Your instructions:
Lines from the one containing "For the sequence S_i = 1 +" through the last line of the data below are to be returned exactly; leave out the rest.

Data:
-=-=-

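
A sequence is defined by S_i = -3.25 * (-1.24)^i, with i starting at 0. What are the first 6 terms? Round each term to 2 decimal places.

This is a geometric sequence.
i=0: S_0 = -3.25 * (-1.24)^0 = -3.25
i=1: S_1 = -3.25 * (-1.24)^1 = 4.03
i=2: S_2 = -3.25 * (-1.24)^2 ≈ -5.0
i=3: S_3 = -3.25 * (-1.24)^3 ≈ 6.2
i=4: S_4 = -3.25 * (-1.24)^4 ≈ -7.68
i=5: S_5 = -3.25 * (-1.24)^5 ≈ 9.53
The first 6 terms are: [-3.25, 4.03, -5.0, 6.2, -7.68, 9.53]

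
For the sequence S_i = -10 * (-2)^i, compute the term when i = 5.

S_5 = -10 * (-2)^5 = -10 * -32 = 320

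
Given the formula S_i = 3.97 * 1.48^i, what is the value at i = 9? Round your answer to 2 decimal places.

S_9 = 3.97 * 1.48^9 ≈ 3.97 * 34.0687 ≈ 135.25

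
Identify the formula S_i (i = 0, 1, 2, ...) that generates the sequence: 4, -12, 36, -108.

Check ratios: -12 / 4 = -3.0
Common ratio r = -3.
First term a = 4.
Formula: S_i = 4 * (-3)^i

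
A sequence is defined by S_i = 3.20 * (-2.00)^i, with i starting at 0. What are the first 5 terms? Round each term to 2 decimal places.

This is a geometric sequence.
i=0: S_0 = 3.2 * (-2.0)^0 = 3.2
i=1: S_1 = 3.2 * (-2.0)^1 = -6.4
i=2: S_2 = 3.2 * (-2.0)^2 = 12.8
i=3: S_3 = 3.2 * (-2.0)^3 = -25.6
i=4: S_4 = 3.2 * (-2.0)^4 = 51.2
The first 5 terms are: [3.2, -6.4, 12.8, -25.6, 51.2]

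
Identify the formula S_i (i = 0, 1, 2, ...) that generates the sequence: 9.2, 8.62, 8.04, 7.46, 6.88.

Check differences: 8.62 - 9.2 = -0.58
8.04 - 8.62 = -0.58
Common difference d = -0.58.
First term a = 9.2.
Formula: S_i = 9.20 - 0.58*i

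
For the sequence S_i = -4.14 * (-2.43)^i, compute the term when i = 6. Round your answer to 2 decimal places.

S_6 = -4.14 * (-2.43)^6 ≈ -4.14 * 205.8911 ≈ -852.39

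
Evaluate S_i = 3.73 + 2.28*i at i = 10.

S_10 = 3.73 + 2.28*10 = 3.73 + 22.8 = 26.53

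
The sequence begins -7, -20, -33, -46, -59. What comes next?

Differences: -20 - -7 = -13
This is an arithmetic sequence with common difference d = -13.
Next term = -59 + -13 = -72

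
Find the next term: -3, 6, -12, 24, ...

Ratios: 6 / -3 = -2.0
This is a geometric sequence with common ratio r = -2.
Next term = 24 * -2 = -48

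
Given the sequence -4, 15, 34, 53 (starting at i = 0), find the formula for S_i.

Check differences: 15 - -4 = 19
34 - 15 = 19
Common difference d = 19.
First term a = -4.
Formula: S_i = -4 + 19*i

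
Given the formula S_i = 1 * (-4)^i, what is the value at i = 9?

S_9 = 1 * (-4)^9 = 1 * -262144 = -262144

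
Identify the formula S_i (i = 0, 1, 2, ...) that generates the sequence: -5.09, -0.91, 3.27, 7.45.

Check differences: -0.91 - -5.09 = 4.18
3.27 - -0.91 = 4.18
Common difference d = 4.18.
First term a = -5.09.
Formula: S_i = -5.09 + 4.18*i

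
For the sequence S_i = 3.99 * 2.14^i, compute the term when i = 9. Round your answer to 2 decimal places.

S_9 = 3.99 * 2.14^9 ≈ 3.99 * 941.2911 ≈ 3755.75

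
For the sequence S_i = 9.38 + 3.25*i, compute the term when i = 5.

S_5 = 9.38 + 3.25*5 = 9.38 + 16.25 = 25.63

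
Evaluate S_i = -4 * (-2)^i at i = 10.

S_10 = -4 * (-2)^10 = -4 * 1024 = -4096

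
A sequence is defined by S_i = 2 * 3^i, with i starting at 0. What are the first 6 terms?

This is a geometric sequence.
i=0: S_0 = 2 * 3^0 = 2
i=1: S_1 = 2 * 3^1 = 6
i=2: S_2 = 2 * 3^2 = 18
i=3: S_3 = 2 * 3^3 = 54
i=4: S_4 = 2 * 3^4 = 162
i=5: S_5 = 2 * 3^5 = 486
The first 6 terms are: [2, 6, 18, 54, 162, 486]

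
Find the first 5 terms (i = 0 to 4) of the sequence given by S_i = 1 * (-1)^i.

This is a geometric sequence.
i=0: S_0 = 1 * (-1)^0 = 1
i=1: S_1 = 1 * (-1)^1 = -1
i=2: S_2 = 1 * (-1)^2 = 1
i=3: S_3 = 1 * (-1)^3 = -1
i=4: S_4 = 1 * (-1)^4 = 1
The first 5 terms are: [1, -1, 1, -1, 1]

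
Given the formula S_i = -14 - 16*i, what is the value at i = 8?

S_8 = -14 + -16*8 = -14 + -128 = -142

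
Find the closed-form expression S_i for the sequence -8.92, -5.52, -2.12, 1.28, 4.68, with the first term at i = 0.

Check differences: -5.52 - -8.92 = 3.4
-2.12 - -5.52 = 3.4
Common difference d = 3.4.
First term a = -8.92.
Formula: S_i = -8.92 + 3.40*i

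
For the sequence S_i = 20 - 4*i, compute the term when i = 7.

S_7 = 20 + -4*7 = 20 + -28 = -8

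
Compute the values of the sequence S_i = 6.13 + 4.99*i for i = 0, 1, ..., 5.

This is an arithmetic sequence.
i=0: S_0 = 6.13 + 4.99*0 = 6.13
i=1: S_1 = 6.13 + 4.99*1 = 11.12
i=2: S_2 = 6.13 + 4.99*2 = 16.11
i=3: S_3 = 6.13 + 4.99*3 = 21.1
i=4: S_4 = 6.13 + 4.99*4 = 26.09
i=5: S_5 = 6.13 + 4.99*5 = 31.08
The first 6 terms are: [6.13, 11.12, 16.11, 21.1, 26.09, 31.08]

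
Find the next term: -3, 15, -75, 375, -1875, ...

Ratios: 15 / -3 = -5.0
This is a geometric sequence with common ratio r = -5.
Next term = -1875 * -5 = 9375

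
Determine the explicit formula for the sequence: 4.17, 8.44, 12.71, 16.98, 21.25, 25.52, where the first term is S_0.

Check differences: 8.44 - 4.17 = 4.27
12.71 - 8.44 = 4.27
Common difference d = 4.27.
First term a = 4.17.
Formula: S_i = 4.17 + 4.27*i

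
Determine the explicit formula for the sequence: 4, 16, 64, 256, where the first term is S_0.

Check ratios: 16 / 4 = 4.0
Common ratio r = 4.
First term a = 4.
Formula: S_i = 4 * 4^i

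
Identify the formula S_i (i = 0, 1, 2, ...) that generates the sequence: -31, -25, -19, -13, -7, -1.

Check differences: -25 - -31 = 6
-19 - -25 = 6
Common difference d = 6.
First term a = -31.
Formula: S_i = -31 + 6*i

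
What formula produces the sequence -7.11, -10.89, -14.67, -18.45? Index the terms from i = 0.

Check differences: -10.89 - -7.11 = -3.78
-14.67 - -10.89 = -3.78
Common difference d = -3.78.
First term a = -7.11.
Formula: S_i = -7.11 - 3.78*i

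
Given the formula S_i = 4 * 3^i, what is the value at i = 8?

S_8 = 4 * 3^8 = 4 * 6561 = 26244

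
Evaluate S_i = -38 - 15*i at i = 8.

S_8 = -38 + -15*8 = -38 + -120 = -158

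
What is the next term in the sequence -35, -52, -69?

Differences: -52 - -35 = -17
This is an arithmetic sequence with common difference d = -17.
Next term = -69 + -17 = -86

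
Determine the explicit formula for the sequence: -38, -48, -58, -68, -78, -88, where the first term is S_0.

Check differences: -48 - -38 = -10
-58 - -48 = -10
Common difference d = -10.
First term a = -38.
Formula: S_i = -38 - 10*i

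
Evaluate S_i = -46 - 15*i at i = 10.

S_10 = -46 + -15*10 = -46 + -150 = -196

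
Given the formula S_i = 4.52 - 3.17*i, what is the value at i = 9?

S_9 = 4.52 + -3.17*9 = 4.52 + -28.53 = -24.01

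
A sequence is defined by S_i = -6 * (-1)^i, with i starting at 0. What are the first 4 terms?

This is a geometric sequence.
i=0: S_0 = -6 * (-1)^0 = -6
i=1: S_1 = -6 * (-1)^1 = 6
i=2: S_2 = -6 * (-1)^2 = -6
i=3: S_3 = -6 * (-1)^3 = 6
The first 4 terms are: [-6, 6, -6, 6]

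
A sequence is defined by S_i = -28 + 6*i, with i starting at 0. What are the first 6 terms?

This is an arithmetic sequence.
i=0: S_0 = -28 + 6*0 = -28
i=1: S_1 = -28 + 6*1 = -22
i=2: S_2 = -28 + 6*2 = -16
i=3: S_3 = -28 + 6*3 = -10
i=4: S_4 = -28 + 6*4 = -4
i=5: S_5 = -28 + 6*5 = 2
The first 6 terms are: [-28, -22, -16, -10, -4, 2]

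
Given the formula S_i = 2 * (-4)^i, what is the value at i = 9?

S_9 = 2 * (-4)^9 = 2 * -262144 = -524288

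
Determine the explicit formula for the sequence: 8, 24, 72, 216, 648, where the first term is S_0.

Check ratios: 24 / 8 = 3.0
Common ratio r = 3.
First term a = 8.
Formula: S_i = 8 * 3^i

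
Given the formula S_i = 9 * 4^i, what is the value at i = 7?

S_7 = 9 * 4^7 = 9 * 16384 = 147456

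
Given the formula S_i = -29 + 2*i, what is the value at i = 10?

S_10 = -29 + 2*10 = -29 + 20 = -9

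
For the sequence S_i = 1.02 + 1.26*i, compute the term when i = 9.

S_9 = 1.02 + 1.26*9 = 1.02 + 11.34 = 12.36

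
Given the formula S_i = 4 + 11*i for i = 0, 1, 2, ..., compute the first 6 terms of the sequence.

This is an arithmetic sequence.
i=0: S_0 = 4 + 11*0 = 4
i=1: S_1 = 4 + 11*1 = 15
i=2: S_2 = 4 + 11*2 = 26
i=3: S_3 = 4 + 11*3 = 37
i=4: S_4 = 4 + 11*4 = 48
i=5: S_5 = 4 + 11*5 = 59
The first 6 terms are: [4, 15, 26, 37, 48, 59]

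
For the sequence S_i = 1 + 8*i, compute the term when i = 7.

S_7 = 1 + 8*7 = 1 + 56 = 57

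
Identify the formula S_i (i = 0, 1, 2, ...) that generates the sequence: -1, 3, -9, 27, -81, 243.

Check ratios: 3 / -1 = -3.0
Common ratio r = -3.
First term a = -1.
Formula: S_i = -1 * (-3)^i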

-=-=-

Worked solution:
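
For the sequence S_i = 1 + 8*i, compute the term when i = 7.

S_7 = 1 + 8*7 = 1 + 56 = 57

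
Identify the formula S_i (i = 0, 1, 2, ...) that generates the sequence: -1, 3, -9, 27, -81, 243.

Check ratios: 3 / -1 = -3.0
Common ratio r = -3.
First term a = -1.
Formula: S_i = -1 * (-3)^i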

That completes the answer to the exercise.